_EXERCISE:_ Where a line below includes the word "fully", copy that line.

[[ TASK MATERIAL, beginning ]]

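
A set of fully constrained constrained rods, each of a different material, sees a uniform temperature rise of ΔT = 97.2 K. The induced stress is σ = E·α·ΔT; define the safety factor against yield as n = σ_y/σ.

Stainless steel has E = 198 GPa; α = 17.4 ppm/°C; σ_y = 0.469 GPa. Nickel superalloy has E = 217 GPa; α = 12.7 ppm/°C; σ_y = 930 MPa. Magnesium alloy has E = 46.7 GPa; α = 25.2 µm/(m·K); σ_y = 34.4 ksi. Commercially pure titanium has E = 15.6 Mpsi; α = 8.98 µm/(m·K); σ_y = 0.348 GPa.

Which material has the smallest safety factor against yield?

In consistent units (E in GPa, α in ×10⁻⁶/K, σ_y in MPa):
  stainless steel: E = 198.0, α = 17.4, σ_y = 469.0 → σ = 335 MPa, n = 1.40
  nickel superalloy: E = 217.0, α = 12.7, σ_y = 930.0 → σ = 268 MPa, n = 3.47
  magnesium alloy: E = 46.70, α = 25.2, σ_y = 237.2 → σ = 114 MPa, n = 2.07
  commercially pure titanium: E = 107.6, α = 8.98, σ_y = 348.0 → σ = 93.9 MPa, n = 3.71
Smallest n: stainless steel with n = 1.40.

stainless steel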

[[ TASK MATERIAL, end ]]
[[ TASK MATERIAL, beginning ]]

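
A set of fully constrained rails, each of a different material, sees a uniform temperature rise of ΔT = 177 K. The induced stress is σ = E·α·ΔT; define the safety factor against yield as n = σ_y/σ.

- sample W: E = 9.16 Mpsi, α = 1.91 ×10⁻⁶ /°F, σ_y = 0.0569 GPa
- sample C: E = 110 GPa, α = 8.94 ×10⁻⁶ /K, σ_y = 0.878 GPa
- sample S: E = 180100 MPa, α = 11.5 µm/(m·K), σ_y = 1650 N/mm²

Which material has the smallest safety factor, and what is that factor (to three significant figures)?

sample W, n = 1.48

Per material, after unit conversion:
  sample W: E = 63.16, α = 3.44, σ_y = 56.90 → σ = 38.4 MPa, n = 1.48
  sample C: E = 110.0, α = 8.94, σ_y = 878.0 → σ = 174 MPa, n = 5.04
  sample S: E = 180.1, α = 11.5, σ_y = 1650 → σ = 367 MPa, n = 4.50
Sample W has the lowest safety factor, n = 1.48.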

[[ TASK MATERIAL, end ]]

_ANSWER SPACE:_
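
A set of fully constrained constrained rods, each of a different material, sees a uniform temperature rise of ΔT = 97.2 K. The induced stress is σ = E·α·ΔT; define the safety factor against yield as n = σ_y/σ.
A set of fully constrained rails, each of a different material, sees a uniform temperature rise of ΔT = 177 K. The induced stress is σ = E·α·ΔT; define the safety factor against yield as n = σ_y/σ.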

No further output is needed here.